▸ **What is expected**: Would you write out the lines from the one containing "A satellite draws" to the end of the records below, exactly and in full, please?

▸ **Data section**:
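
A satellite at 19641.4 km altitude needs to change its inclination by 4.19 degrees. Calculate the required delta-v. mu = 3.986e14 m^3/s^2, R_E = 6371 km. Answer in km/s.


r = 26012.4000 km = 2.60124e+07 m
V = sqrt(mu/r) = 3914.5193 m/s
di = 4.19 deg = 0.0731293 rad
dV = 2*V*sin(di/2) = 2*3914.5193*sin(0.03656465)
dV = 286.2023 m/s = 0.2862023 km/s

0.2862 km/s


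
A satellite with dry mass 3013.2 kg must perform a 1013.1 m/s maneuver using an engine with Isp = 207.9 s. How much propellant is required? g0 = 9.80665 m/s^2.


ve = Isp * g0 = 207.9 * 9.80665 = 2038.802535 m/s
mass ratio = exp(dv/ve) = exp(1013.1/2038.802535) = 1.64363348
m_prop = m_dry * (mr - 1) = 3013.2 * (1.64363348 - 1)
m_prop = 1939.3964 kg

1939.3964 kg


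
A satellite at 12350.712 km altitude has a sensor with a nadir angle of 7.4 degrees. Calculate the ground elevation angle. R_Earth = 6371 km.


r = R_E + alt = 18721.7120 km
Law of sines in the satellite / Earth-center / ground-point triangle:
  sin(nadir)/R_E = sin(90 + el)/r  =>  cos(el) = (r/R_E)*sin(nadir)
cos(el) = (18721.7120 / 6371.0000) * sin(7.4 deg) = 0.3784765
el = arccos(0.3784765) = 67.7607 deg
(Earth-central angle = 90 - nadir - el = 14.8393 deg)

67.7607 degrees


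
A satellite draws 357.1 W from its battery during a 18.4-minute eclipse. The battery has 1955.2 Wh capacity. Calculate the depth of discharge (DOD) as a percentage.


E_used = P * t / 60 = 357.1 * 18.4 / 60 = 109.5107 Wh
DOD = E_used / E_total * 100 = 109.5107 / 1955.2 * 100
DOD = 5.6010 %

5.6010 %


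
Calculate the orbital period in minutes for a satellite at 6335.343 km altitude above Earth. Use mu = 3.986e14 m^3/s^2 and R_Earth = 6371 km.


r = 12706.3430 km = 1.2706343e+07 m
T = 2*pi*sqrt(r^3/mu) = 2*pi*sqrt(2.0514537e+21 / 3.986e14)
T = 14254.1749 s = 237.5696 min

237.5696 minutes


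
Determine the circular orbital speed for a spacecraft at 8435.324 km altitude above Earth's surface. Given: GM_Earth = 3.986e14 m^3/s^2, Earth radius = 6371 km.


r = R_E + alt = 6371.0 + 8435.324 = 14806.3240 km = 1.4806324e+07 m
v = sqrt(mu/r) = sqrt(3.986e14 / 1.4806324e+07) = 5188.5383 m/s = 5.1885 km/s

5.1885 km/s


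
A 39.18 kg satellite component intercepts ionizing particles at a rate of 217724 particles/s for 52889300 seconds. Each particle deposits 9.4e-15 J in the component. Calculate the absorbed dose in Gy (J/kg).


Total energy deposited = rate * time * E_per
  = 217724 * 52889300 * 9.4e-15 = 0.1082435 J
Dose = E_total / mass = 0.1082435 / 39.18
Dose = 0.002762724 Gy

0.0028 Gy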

▸ **Finished task**:
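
A satellite draws 357.1 W from its battery during a 18.4-minute eclipse. The battery has 1955.2 Wh capacity. Calculate the depth of discharge (DOD) as a percentage.


E_used = P * t / 60 = 357.1 * 18.4 / 60 = 109.5107 Wh
DOD = E_used / E_total * 100 = 109.5107 / 1955.2 * 100
DOD = 5.6010 %

5.6010 %


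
Calculate the orbital period in minutes for a satellite at 6335.343 km altitude above Earth. Use mu = 3.986e14 m^3/s^2 and R_Earth = 6371 km.


r = 12706.3430 km = 1.2706343e+07 m
T = 2*pi*sqrt(r^3/mu) = 2*pi*sqrt(2.0514537e+21 / 3.986e14)
T = 14254.1749 s = 237.5696 min

237.5696 minutes


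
Determine the circular orbital speed for a spacecraft at 8435.324 km altitude above Earth's surface. Given: GM_Earth = 3.986e14 m^3/s^2, Earth radius = 6371 km.


r = R_E + alt = 6371.0 + 8435.324 = 14806.3240 km = 1.4806324e+07 m
v = sqrt(mu/r) = sqrt(3.986e14 / 1.4806324e+07) = 5188.5383 m/s = 5.1885 km/s

5.1885 km/s


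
A 39.18 kg satellite component intercepts ionizing particles at a rate of 217724 particles/s for 52889300 seconds. Each particle deposits 9.4e-15 J in the component. Calculate the absorbed dose in Gy (J/kg).


Total energy deposited = rate * time * E_per
  = 217724 * 52889300 * 9.4e-15 = 0.1082435 J
Dose = E_total / mass = 0.1082435 / 39.18
Dose = 0.002762724 Gy

0.0028 Gy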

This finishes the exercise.